_Your instructions_: Restate word for word the lines of the data below, from the first through the one that has "After execution the".

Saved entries
[Start of Attachment]

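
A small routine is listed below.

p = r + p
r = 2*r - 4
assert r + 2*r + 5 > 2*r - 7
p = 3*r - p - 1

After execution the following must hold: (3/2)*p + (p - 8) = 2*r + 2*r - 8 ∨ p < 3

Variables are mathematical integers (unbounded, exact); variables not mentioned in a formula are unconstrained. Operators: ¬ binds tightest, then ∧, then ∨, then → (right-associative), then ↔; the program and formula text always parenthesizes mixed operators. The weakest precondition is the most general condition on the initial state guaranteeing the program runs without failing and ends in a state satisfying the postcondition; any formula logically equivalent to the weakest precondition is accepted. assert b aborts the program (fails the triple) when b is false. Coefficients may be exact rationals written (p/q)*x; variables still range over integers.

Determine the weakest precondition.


Working backward. After the program, the postcondition (3/2)*p + (p - 8) = 2*r + 2*r - 8 ∨ p < 3 must hold; in canonical form it is (5/2)*p = 4*r ∨ p < 3.
Before p := 3*r - p - 1: (7/2)*r = (5/2)*p + 5/2 ∨ 3*r < p + 4
Before assert r + 2*r + 5 > 2*r - 7: r > -12 ∧ ((7/2)*r = (5/2)*p + 5/2 ∨ 3*r < p + 4)
Before r := 2*r - 4: 2*r > -8 ∧ (7*r = (5/2)*p + 33/2 ∨ 6*r < p + 16)
Before p := r + p: 2*r > -8 ∧ ((9/2)*r = (5/2)*p + 33/2 ∨ 5*r < p + 16)
Answer: WP = 2*r > -8 ∧ ((9/2)*r = (5/2)*p + 33/2 ∨ 5*r < p + 16)


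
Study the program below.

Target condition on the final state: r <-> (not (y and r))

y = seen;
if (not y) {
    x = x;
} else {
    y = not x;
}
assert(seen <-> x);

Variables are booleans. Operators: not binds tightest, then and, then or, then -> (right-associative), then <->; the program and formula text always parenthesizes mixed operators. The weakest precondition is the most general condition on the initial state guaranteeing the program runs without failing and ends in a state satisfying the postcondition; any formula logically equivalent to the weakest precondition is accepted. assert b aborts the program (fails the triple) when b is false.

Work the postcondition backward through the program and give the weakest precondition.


Working backward. After the program, r <-> (not (y and r)) must hold.
Before assert seen <-> x: (seen <-> x) and (r <-> (not (y and r)))
Then branch requires (seen <-> x) and (r <-> (not (y and r))); else branch requires (seen <-> x) and (r <-> (not ((not x) and r))).
Before the if: ((not y) -> ((seen <-> x) and (r <-> (not (y and r))))) and (y -> ((seen <-> x) and (r <-> (not ((not x) and r)))))
Before y := seen: ((not seen) -> ((seen <-> x) and (r <-> (not (seen and r))))) and (seen -> ((seen <-> x) and (r <-> (not ((not x) and r)))))
Answer: WP = ((not seen) -> ((seen <-> x) and (r <-> (not (seen and r))))) and (seen -> ((seen <-> x) and (r <-> (not ((not x) and r)))))


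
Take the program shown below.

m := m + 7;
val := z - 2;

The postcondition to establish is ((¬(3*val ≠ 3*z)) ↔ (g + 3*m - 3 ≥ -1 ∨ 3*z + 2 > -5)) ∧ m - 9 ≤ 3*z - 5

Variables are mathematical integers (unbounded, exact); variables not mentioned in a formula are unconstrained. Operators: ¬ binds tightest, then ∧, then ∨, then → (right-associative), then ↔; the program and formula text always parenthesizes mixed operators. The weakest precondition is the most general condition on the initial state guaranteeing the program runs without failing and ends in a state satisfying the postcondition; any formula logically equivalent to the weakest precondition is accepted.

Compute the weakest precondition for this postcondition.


Working backward. After the program, the postcondition ((¬(3*val ≠ 3*z)) ↔ (g + 3*m - 3 ≥ -1 ∨ 3*z + 2 > -5)) ∧ m - 9 ≤ 3*z - 5 must hold; in canonical form it is ((¬(3*val ≠ 3*z)) ↔ (g + 3*m ≥ 2 ∨ 3*z > -7)) ∧ m ≤ 3*z + 4.
Before val := z - 2: (¬(g + 3*m ≥ 2 ∨ 3*z > -7)) ∧ m ≤ 3*z + 4
Before m := m + 7: (¬(g + 3*m ≥ -19 ∨ 3*z > -7)) ∧ m ≤ 3*z - 3
Answer: WP = (¬(g + 3*m ≥ -19 ∨ 3*z > -7)) ∧ m ≤ 3*z - 3


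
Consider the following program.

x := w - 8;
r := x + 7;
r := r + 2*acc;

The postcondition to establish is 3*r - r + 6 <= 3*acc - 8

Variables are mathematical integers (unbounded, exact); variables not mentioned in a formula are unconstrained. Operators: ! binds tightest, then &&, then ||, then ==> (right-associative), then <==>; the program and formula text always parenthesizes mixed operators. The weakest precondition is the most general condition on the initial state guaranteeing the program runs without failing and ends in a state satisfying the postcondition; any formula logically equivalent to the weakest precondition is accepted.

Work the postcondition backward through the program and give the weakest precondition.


Working backward. After the program, the postcondition 3*r - r + 6 <= 3*acc - 8 must hold; in canonical form it is 2*r <= 3*acc - 14.
Before r := r + 2*acc: acc + 2*r <= -14
Before r := x + 7: acc + 2*x <= -28
Before x := w - 8: acc + 2*w <= -12
Answer: WP = acc + 2*w <= -12


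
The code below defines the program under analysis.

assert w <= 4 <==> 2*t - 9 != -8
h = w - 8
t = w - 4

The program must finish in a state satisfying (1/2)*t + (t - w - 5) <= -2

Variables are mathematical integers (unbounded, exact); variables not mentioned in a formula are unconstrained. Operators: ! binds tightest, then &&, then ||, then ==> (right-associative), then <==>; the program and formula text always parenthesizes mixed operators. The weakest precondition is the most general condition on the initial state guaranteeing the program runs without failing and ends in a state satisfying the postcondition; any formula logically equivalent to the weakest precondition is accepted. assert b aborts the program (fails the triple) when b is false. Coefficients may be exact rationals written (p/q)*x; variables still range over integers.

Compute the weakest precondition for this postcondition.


Working backward. After the program, the postcondition (1/2)*t + (t - w - 5) <= -2 must hold; in canonical form it is (3/2)*t <= w + 3.
Before t := w - 4: (1/2)*w <= 9
Before h := w - 8: (1/2)*w <= 9
Before assert w <= 4 <==> 2*t - 9 != -8: (w <= 4 <==> 2*t != 1) && (1/2)*w <= 9
Answer: WP = (w <= 4 <==> 2*t != 1) && (1/2)*w <= 9


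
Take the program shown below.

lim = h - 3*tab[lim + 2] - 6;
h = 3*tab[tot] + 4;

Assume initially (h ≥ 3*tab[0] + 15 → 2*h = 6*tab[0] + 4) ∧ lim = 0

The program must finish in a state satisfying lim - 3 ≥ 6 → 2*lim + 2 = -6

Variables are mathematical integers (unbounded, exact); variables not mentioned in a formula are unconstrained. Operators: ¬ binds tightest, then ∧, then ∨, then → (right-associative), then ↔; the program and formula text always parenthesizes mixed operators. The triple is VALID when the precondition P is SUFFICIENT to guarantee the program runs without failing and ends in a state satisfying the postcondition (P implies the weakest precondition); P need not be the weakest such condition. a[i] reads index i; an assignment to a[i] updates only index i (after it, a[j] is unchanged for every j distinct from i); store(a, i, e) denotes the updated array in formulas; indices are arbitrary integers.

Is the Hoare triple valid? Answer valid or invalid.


Working backward. After the program, the postcondition lim - 3 ≥ 6 → 2*lim + 2 = -6 must hold; in canonical form it is lim ≥ 9 → 2*lim = -8.
Before h := 3*tab[tot] + 4: lim ≥ 9 → 2*lim = -8
Before lim := h - 3*tab[lim + 2] - 6: h ≥ 3*tab[lim + 2] + 15 → 2*h = 6*tab[lim + 2] + 4
The weakest precondition is h ≥ 3*tab[lim + 2] + 15 → 2*h = 6*tab[lim + 2] + 4.
Check whether (h ≥ 3*tab[0] + 15 → 2*h = 6*tab[0] + 4) ∧ lim = 0 implies it.
Countermodel: at the initial state h = 0, lim = 0, tab = {[0] = 7040, [2] = -5, elsewhere 7040}, the precondition holds but the weakest precondition fails.
Answer: invalid


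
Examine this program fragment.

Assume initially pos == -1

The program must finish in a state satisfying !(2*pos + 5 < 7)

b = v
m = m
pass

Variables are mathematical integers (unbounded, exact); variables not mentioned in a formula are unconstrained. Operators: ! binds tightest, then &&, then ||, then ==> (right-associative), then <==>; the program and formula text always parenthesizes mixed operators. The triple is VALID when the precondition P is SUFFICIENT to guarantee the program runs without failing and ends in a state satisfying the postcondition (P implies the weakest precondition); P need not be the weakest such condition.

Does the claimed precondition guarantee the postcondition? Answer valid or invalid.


Working backward. After the program, the postcondition !(2*pos + 5 < 7) must hold; in canonical form it is !(2*pos < 2).
Before skip: !(2*pos < 2)
Before m := m: !(2*pos < 2)
Before b := v: !(2*pos < 2)
The weakest precondition is !(2*pos < 2).
Check whether pos == -1 implies it.
Countermodel: at the initial state pos = -1, the precondition holds but the weakest precondition fails.
Answer: invalid


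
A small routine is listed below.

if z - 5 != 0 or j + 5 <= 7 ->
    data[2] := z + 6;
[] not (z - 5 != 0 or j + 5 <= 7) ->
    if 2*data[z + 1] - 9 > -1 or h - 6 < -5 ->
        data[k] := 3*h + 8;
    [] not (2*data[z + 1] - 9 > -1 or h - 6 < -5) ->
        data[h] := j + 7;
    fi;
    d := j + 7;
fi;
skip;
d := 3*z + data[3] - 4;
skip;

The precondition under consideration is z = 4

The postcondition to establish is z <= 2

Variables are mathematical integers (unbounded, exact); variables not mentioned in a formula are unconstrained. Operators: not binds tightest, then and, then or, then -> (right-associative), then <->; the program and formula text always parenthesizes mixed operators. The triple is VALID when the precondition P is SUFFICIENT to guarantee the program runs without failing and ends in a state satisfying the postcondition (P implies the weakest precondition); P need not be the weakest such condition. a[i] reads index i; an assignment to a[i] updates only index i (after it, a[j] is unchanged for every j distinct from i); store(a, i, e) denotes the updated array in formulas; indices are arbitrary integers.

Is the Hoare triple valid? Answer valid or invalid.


Working backward. After the program, z <= 2 must hold.
Before skip: z <= 2
Before d := 3*z + data[3] - 4: z <= 2
Before skip: z <= 2
Then branch requires z <= 2; else branch requires ((2*data[z + 1] > 8 or h < 1) -> z <= 2) and ((not (2*data[z + 1] > 8 or h < 1)) -> z <= 2).
Before the if: ((z != 5 or j <= 2) -> z <= 2) and ((not (z != 5 or j <= 2)) -> (((2*data[z + 1] > 8 or h < 1) -> z <= 2) and ((not (2*data[z + 1] > 8 or h < 1)) -> z <= 2)))
The weakest precondition is ((z != 5 or j <= 2) -> z <= 2) and ((not (z != 5 or j <= 2)) -> (((2*data[z + 1] > 8 or h < 1) -> z <= 2) and ((not (2*data[z + 1] > 8 or h < 1)) -> z <= 2))).
Check whether z = 4 implies it.
Countermodel: at the initial state data = {[5] = 0, elsewhere 0}, h = 0, j = 0, z = 4, the precondition holds but the weakest precondition fails.
Answer: invalid


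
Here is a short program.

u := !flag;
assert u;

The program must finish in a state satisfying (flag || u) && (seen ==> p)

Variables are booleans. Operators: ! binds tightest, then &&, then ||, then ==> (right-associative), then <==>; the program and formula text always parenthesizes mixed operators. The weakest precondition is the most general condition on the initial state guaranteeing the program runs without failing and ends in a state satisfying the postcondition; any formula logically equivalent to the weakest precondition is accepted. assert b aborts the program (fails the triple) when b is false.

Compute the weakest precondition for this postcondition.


Working backward. After the program, (flag || u) && (seen ==> p) must hold.
Before assert u: u && (flag || u) && (seen ==> p)
Before u := !flag: (!flag) && (seen ==> p)
Answer: WP = (!flag) && (seen ==> p)


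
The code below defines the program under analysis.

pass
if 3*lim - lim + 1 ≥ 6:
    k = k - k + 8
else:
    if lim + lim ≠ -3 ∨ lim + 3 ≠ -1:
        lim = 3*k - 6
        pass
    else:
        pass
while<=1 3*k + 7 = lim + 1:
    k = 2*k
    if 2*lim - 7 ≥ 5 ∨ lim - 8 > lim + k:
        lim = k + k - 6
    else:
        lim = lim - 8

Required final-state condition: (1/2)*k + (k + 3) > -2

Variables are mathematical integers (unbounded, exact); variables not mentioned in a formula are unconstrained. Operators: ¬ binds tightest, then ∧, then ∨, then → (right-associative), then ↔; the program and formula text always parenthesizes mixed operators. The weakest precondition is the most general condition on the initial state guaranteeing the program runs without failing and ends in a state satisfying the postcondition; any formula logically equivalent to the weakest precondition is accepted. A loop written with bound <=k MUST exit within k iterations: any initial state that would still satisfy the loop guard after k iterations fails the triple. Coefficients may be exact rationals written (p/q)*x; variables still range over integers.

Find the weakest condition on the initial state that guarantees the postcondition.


Working backward. After the program, the postcondition (1/2)*k + (k + 3) > -2 must hold; in canonical form it is (3/2)*k > -5.
Before the loop (bound <=1), unroll the exhaustion recursion (WP_0 = exit-now case; WP_j = one more guarded iteration, up to j = 1):
  WP_0: (¬(3*k = lim - 6)) ∧ (3/2)*k > -5
  WP_1: (3*k = lim - 6 → (((2*lim ≥ 12 ∨ 2*k < -8) → ((¬(2*k = -12)) ∧ 3*k > -5)) ∧ ((¬(2*lim ≥ 12 ∨ 2*k < -8)) → ((¬(6*k = lim - 14)) ∧ 3*k > -5)))) ∧ ((¬(3*k = lim - 6)) → (3/2)*k > -5)
So before the loop: (3*k = lim - 6 → (((2*lim ≥ 12 ∨ 2*k < -8) → ((¬(2*k = -12)) ∧ 3*k > -5)) ∧ ((¬(2*lim ≥ 12 ∨ 2*k < -8)) → ((¬(6*k = lim - 14)) ∧ 3*k > -5)))) ∧ ((¬(3*k = lim - 6)) → (3/2)*k > -5)
Then branch requires lim = 30 → ((¬(2*lim ≥ 12)) → (¬(lim = 62))); else branch requires ((2*lim ≠ -3 ∨ lim ≠ -4) → (3/2)*k > -5) ∧ ((¬(2*lim ≠ -3 ∨ lim ≠ -4)) → ((3*k = lim - 6 → (((2*lim ≥ 12 ∨ 2*k < -8) → ((¬(2*k = -12)) ∧ 3*k > -5)) ∧ ((¬(2*lim ≥ 12 ∨ 2*k < -8)) → ((¬(6*k = lim - 14)) ∧ 3*k > -5)))) ∧ ((¬(3*k = lim - 6)) → (3/2)*k > -5))).
Before the if: (2*lim ≥ 5 → (lim = 30 → ((¬(2*lim ≥ 12)) → (¬(lim = 62))))) ∧ ((¬(2*lim ≥ 5)) → (((2*lim ≠ -3 ∨ lim ≠ -4) → (3/2)*k > -5) ∧ ((¬(2*lim ≠ -3 ∨ lim ≠ -4)) → ((3*k = lim - 6 → (((2*lim ≥ 12 ∨ 2*k < -8) → ((¬(2*k = -12)) ∧ 3*k > -5)) ∧ ((¬(2*lim ≥ 12 ∨ 2*k < -8)) → ((¬(6*k = lim - 14)) ∧ 3*k > -5)))) ∧ ((¬(3*k = lim - 6)) → (3/2)*k > -5)))))
Before skip: (2*lim ≥ 5 → (lim = 30 → ((¬(2*lim ≥ 12)) → (¬(lim = 62))))) ∧ ((¬(2*lim ≥ 5)) → (((2*lim ≠ -3 ∨ lim ≠ -4) → (3/2)*k > -5) ∧ ((¬(2*lim ≠ -3 ∨ lim ≠ -4)) → ((3*k = lim - 6 → (((2*lim ≥ 12 ∨ 2*k < -8) → ((¬(2*k = -12)) ∧ 3*k > -5)) ∧ ((¬(2*lim ≥ 12 ∨ 2*k < -8)) → ((¬(6*k = lim - 14)) ∧ 3*k > -5)))) ∧ ((¬(3*k = lim - 6)) → (3/2)*k > -5)))))
Answer: WP = (2*lim ≥ 5 → (lim = 30 → ((¬(2*lim ≥ 12)) → (¬(lim = 62))))) ∧ ((¬(2*lim ≥ 5)) → (((2*lim ≠ -3 ∨ lim ≠ -4) → (3/2)*k > -5) ∧ ((¬(2*lim ≠ -3 ∨ lim ≠ -4)) → ((3*k = lim - 6 → (((2*lim ≥ 12 ∨ 2*k < -8) → ((¬(2*k = -12)) ∧ 3*k > -5)) ∧ ((¬(2*lim ≥ 12 ∨ 2*k < -8)) → ((¬(6*k = lim - 14)) ∧ 3*k > -5)))) ∧ ((¬(3*k = lim - 6)) → (3/2)*k > -5)))))


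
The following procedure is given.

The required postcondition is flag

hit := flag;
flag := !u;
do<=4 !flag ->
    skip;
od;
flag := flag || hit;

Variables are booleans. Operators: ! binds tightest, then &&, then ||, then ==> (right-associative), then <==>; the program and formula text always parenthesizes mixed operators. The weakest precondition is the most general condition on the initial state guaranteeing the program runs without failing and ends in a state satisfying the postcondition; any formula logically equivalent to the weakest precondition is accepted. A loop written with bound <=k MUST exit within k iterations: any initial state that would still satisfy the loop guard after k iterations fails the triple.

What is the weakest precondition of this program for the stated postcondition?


Working backward. After the program, flag must hold.
Before flag := flag || hit: flag || hit
Before the loop (bound <=4), unroll the exhaustion recursion (WP_0 = exit-now case; WP_j = one more guarded iteration, up to j = 4):
  WP_0: flag && (flag || hit)
  WP_1: ((!flag) ==> (flag && (flag || hit))) && (flag ==> (flag || hit))
  WP_2: ((!flag) ==> (((!flag) ==> (flag && (flag || hit))) && (flag ==> (flag || hit)))) && (flag ==> (flag || hit))
  WP_3: ((!flag) ==> (((!flag) ==> (((!flag) ==> (flag && (flag || hit))) && (flag ==> (flag || hit)))) && (flag ==> (flag || hit)))) && (flag ==> (flag || hit))
  WP_4: ((!flag) ==> (((!flag) ==> (((!flag) ==> (((!flag) ==> (flag && (flag || hit))) && (flag ==> (flag || hit)))) && (flag ==> (flag || hit)))) && (flag ==> (flag || hit)))) && (flag ==> (flag || hit))
So before the loop: ((!flag) ==> (((!flag) ==> (((!flag) ==> (((!flag) ==> (flag && (flag || hit))) && (flag ==> (flag || hit)))) && (flag ==> (flag || hit)))) && (flag ==> (flag || hit)))) && (flag ==> (flag || hit))
Before flag := !u: (u ==> ((u ==> ((u ==> ((u ==> ((!u) && ((!u) || hit))) && ((!u) ==> ((!u) || hit)))) && ((!u) ==> ((!u) || hit)))) && ((!u) ==> ((!u) || hit)))) && ((!u) ==> ((!u) || hit))
Before hit := flag: (u ==> ((u ==> ((u ==> ((u ==> ((!u) && ((!u) || flag))) && ((!u) ==> ((!u) || flag)))) && ((!u) ==> ((!u) || flag)))) && ((!u) ==> ((!u) || flag)))) && ((!u) ==> ((!u) || flag))
Answer: WP = (u ==> ((u ==> ((u ==> ((u ==> ((!u) && ((!u) || flag))) && ((!u) ==> ((!u) || flag)))) && ((!u) ==> ((!u) || flag)))) && ((!u) ==> ((!u) || flag)))) && ((!u) ==> ((!u) || flag))


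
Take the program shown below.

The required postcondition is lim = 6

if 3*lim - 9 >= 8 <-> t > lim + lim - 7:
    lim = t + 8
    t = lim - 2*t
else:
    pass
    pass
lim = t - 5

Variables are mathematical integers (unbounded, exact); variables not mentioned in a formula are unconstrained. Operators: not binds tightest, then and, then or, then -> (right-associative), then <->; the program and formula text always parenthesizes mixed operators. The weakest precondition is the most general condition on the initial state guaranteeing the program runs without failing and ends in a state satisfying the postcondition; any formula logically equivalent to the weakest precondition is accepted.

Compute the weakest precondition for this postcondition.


Working backward. After the program, lim = 6 must hold.
Before lim := t - 5: t = 11
Then branch requires t = -3; else branch requires t = 11.
Before the if: ((3*lim >= 17 <-> t > 2*lim - 7) -> t = -3) and ((not (3*lim >= 17 <-> t > 2*lim - 7)) -> t = 11)
Answer: WP = ((3*lim >= 17 <-> t > 2*lim - 7) -> t = -3) and ((not (3*lim >= 17 <-> t > 2*lim - 7)) -> t = 11)


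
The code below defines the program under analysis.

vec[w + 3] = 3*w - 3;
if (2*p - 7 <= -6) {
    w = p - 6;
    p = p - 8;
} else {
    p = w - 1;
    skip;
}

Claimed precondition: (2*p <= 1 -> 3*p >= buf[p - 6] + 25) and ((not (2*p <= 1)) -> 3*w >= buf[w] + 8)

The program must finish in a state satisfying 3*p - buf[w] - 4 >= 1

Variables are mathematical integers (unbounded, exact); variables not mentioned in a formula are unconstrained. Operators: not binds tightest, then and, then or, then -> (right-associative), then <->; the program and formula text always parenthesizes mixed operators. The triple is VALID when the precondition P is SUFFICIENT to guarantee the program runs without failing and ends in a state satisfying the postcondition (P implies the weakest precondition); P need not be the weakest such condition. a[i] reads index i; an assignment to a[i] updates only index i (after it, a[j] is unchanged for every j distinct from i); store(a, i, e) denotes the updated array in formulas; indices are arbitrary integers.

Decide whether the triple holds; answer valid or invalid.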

[End of Attachment]

_Task output_:
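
A small routine is listed below.

p = r + p
r = 2*r - 4
assert r + 2*r + 5 > 2*r - 7
p = 3*r - p - 1

After execution the following must hold: (3/2)*p + (p - 8) = 2*r + 2*r - 8 ∨ p < 3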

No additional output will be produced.